Supplied data START

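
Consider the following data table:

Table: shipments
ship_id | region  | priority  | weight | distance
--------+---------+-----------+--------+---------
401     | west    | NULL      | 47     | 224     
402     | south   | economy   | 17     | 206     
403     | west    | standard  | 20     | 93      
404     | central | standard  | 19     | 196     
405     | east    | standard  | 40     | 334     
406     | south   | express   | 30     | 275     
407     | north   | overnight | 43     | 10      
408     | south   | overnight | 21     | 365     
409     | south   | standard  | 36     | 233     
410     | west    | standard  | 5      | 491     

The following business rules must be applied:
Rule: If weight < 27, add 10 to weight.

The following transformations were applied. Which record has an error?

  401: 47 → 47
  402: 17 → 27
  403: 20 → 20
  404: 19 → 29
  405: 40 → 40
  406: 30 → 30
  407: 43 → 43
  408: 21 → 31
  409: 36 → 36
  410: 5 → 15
Record 403 has an error. The correct transformed value should be 30, not 20.

Step 1: Check each record against the rule
Step 2: Record 403 has weight = 20
Step 3: Since 20 < 27, the bonus should have been applied
Step 4: Correct value = 30, but claimed value = 20
Conclusion: Record 403 has the error.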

Supplied data END

◆ **What you should do**: Scan the lines above for "404: 19 → 29" and for "409: 36 → 36". Repeat exactly the line holding each of them and every line in between.

◆ **Answer to this exercise**:
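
  404: 19 → 29
  405: 40 → 40
  406: 30 → 30
  407: 43 → 43
  408: 21 → 31
  409: 36 → 36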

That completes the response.